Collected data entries
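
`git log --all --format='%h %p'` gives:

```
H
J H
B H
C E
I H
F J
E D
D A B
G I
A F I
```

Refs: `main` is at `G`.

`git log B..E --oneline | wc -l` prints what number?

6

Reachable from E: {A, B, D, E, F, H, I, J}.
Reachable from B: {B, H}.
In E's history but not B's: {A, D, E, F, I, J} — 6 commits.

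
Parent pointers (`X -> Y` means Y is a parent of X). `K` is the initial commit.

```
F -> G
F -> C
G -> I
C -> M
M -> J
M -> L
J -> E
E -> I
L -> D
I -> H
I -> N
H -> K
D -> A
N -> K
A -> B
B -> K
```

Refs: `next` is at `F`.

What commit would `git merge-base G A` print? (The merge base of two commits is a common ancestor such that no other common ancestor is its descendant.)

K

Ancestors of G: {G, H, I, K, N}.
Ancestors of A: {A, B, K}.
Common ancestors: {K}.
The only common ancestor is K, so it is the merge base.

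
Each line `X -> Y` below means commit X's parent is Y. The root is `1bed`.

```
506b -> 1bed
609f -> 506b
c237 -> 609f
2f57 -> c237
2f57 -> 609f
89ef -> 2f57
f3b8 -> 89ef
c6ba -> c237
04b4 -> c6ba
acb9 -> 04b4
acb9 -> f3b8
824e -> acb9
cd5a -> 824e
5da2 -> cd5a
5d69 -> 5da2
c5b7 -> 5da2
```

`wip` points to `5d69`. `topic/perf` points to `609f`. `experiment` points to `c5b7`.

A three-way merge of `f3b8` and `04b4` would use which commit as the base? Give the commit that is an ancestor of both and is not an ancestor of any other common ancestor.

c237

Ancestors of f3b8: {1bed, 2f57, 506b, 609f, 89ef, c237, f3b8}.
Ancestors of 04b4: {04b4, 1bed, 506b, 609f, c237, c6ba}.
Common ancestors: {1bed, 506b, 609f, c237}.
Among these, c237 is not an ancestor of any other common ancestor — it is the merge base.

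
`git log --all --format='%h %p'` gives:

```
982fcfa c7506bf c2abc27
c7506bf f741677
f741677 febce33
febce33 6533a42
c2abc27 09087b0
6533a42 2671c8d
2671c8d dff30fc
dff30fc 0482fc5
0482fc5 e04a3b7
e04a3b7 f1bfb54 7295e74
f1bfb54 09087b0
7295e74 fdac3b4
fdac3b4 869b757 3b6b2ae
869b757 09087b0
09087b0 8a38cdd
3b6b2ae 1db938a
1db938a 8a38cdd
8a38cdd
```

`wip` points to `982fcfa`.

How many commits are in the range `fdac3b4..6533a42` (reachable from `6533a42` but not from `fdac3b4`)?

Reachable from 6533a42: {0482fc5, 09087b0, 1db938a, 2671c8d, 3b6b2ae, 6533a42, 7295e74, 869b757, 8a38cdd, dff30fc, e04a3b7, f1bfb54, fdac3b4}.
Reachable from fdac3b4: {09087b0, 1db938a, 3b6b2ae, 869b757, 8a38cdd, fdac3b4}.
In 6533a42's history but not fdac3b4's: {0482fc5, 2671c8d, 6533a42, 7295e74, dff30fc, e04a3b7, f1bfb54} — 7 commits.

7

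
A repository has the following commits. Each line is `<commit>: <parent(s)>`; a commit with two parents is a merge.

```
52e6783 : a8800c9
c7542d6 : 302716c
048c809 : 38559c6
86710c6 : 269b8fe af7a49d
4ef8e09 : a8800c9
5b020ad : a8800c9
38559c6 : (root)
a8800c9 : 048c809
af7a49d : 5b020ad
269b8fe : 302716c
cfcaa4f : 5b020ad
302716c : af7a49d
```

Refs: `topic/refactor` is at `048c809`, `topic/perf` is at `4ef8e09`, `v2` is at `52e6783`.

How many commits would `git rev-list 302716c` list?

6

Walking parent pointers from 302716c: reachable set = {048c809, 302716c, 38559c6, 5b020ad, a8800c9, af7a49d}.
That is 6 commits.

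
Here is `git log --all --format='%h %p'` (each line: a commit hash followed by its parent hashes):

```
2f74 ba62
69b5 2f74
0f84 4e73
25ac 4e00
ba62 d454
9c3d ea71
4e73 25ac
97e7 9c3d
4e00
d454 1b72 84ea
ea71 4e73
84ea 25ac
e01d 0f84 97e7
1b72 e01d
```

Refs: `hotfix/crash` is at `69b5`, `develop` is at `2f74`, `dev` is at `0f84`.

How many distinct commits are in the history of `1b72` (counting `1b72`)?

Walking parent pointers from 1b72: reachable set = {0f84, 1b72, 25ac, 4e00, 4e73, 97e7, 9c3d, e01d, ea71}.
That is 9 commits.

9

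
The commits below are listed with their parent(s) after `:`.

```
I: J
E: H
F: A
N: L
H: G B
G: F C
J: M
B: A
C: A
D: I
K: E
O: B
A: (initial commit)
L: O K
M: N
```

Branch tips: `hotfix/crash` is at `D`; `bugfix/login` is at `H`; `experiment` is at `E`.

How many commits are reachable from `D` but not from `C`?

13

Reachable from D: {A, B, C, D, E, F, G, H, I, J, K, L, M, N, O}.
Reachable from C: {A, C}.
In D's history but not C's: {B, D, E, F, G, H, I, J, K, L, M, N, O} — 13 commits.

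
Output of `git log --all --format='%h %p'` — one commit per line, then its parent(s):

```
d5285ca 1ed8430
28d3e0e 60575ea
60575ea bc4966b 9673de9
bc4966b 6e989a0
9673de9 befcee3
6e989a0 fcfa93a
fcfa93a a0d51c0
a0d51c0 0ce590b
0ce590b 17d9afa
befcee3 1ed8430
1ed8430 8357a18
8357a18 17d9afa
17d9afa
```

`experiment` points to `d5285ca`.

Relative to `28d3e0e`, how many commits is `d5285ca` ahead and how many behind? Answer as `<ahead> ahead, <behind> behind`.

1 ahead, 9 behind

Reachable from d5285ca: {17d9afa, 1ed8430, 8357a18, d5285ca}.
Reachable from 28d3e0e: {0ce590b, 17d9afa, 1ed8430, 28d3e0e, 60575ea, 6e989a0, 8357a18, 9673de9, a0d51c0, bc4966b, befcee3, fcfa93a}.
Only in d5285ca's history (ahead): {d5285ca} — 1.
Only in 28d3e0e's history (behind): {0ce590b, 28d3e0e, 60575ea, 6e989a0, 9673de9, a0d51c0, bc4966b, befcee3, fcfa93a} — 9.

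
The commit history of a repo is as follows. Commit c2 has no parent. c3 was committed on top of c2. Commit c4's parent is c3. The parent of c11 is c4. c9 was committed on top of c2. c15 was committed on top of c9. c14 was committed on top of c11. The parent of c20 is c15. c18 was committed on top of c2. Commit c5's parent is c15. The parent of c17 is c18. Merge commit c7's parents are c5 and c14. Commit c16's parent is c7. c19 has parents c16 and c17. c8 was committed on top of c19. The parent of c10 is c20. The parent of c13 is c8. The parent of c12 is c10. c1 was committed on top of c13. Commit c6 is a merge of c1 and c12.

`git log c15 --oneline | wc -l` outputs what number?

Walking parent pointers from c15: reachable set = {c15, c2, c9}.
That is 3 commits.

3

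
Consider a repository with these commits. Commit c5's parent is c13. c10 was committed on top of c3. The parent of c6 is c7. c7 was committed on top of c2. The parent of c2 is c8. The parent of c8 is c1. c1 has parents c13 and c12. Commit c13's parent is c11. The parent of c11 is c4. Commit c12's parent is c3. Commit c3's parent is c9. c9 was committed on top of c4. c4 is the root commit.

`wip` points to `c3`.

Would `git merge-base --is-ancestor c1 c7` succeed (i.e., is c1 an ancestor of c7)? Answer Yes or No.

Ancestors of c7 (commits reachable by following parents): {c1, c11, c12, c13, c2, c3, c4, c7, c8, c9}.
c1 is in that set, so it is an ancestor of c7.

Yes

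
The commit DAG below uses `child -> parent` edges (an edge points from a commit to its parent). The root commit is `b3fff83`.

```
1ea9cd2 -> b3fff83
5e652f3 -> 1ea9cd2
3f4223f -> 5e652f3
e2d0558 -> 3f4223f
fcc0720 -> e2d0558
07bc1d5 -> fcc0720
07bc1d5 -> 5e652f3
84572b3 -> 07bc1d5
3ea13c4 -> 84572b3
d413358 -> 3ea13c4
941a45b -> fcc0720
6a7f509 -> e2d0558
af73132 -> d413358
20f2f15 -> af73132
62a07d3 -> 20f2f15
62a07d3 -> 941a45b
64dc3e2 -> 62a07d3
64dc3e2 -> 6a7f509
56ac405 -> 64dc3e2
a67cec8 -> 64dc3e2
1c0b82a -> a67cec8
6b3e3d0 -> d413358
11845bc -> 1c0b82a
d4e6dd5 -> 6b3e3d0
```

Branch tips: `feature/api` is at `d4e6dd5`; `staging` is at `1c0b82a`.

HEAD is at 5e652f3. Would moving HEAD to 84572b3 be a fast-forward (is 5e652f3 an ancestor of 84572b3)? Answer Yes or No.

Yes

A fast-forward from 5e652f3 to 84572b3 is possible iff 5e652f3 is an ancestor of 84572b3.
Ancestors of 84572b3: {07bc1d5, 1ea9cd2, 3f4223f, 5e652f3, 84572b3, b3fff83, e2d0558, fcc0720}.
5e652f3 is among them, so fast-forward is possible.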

---

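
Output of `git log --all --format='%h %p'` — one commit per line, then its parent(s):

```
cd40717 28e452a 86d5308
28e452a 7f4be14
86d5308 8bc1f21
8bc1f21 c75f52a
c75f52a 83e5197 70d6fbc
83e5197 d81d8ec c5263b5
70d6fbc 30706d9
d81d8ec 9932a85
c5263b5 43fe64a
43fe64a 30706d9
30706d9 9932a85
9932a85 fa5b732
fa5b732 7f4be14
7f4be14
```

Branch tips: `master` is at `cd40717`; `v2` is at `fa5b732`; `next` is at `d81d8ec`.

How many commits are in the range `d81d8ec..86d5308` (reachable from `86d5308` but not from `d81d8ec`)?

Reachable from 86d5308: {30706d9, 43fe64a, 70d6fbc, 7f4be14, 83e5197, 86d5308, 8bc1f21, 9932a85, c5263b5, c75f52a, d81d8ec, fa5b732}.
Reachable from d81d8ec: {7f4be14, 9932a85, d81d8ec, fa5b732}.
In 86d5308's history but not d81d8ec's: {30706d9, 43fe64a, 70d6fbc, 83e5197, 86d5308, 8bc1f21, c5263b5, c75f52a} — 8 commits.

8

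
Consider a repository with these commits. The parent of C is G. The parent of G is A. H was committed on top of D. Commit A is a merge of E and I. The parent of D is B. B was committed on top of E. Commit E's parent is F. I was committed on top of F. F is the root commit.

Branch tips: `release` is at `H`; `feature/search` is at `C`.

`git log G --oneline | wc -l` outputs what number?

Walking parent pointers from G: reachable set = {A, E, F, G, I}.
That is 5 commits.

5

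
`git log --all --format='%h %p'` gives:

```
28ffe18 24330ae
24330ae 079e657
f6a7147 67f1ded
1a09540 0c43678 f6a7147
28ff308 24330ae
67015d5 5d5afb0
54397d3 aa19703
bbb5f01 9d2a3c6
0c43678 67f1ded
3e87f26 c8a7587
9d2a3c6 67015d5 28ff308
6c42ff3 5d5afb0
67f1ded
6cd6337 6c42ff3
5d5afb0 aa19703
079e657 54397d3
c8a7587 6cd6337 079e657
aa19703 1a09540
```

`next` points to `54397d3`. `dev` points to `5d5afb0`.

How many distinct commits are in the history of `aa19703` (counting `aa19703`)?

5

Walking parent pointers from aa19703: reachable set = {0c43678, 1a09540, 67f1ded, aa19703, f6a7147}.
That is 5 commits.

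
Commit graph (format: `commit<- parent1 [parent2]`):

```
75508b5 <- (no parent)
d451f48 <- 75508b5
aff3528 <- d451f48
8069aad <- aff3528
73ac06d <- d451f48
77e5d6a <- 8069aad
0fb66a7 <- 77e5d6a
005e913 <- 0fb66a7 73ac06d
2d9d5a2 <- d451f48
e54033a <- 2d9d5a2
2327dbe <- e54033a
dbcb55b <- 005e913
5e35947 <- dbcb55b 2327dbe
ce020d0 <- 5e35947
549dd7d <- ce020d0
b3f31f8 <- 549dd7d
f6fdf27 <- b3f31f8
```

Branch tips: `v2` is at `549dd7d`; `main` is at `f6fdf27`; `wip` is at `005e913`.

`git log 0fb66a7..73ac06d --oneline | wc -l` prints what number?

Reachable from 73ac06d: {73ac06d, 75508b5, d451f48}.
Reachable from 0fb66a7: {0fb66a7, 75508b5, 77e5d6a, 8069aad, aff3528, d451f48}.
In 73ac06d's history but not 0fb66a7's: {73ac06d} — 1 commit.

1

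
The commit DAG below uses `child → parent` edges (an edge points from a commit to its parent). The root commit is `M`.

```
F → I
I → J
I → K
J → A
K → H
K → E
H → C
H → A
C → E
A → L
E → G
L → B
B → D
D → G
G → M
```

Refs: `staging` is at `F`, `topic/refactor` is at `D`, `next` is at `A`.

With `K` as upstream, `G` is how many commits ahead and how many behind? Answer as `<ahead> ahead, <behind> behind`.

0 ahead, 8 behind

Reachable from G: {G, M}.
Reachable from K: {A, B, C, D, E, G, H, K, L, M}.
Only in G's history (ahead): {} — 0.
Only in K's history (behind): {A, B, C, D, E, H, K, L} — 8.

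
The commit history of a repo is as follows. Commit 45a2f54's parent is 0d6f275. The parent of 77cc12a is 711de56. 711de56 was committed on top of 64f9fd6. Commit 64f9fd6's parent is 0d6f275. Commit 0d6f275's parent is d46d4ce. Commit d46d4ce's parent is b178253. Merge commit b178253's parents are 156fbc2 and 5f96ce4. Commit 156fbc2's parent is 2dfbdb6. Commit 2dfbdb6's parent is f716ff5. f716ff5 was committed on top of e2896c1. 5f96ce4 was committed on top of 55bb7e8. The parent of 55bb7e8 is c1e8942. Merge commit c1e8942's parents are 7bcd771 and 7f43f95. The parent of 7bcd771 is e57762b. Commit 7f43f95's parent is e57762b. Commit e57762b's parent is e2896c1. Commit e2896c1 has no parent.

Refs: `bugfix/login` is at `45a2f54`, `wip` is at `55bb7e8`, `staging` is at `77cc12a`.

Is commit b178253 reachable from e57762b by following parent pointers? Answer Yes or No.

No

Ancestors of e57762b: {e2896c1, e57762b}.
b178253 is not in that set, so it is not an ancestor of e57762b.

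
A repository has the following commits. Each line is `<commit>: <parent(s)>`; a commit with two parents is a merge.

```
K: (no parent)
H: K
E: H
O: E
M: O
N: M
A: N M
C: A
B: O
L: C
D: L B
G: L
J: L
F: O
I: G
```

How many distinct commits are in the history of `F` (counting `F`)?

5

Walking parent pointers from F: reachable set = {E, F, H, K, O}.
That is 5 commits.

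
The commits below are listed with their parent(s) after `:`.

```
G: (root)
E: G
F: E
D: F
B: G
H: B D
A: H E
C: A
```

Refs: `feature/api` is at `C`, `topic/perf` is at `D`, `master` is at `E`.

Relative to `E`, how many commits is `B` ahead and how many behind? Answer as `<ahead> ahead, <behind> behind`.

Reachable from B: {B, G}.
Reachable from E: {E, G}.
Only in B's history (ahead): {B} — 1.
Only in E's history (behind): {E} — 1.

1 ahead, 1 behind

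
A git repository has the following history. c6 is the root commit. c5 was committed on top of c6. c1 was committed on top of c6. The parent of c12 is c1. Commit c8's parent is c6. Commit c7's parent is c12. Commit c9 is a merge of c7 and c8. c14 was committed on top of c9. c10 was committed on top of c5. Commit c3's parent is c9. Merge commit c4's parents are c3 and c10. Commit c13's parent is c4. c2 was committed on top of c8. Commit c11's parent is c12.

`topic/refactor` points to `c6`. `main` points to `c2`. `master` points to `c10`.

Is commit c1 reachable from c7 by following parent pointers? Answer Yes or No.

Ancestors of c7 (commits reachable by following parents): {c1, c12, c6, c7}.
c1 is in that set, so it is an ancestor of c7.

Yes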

Task requirements: Where does "below" appear in the records above? Copy every line that has it.

Expected output:
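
Each line `X -> Y` below means commit X's parent is Y. The root is `1bed`.
The commits below are listed with their parent(s) after `:`.
The commit DAG below uses `child -> parent` edges (an edge points from a commit to its parent). The root commit is `b3fff83`.
The commit DAG below uses `child → parent` edges (an edge points from a commit to its parent). The root commit is `M`.
The commits below are listed with their parent(s) after `:`.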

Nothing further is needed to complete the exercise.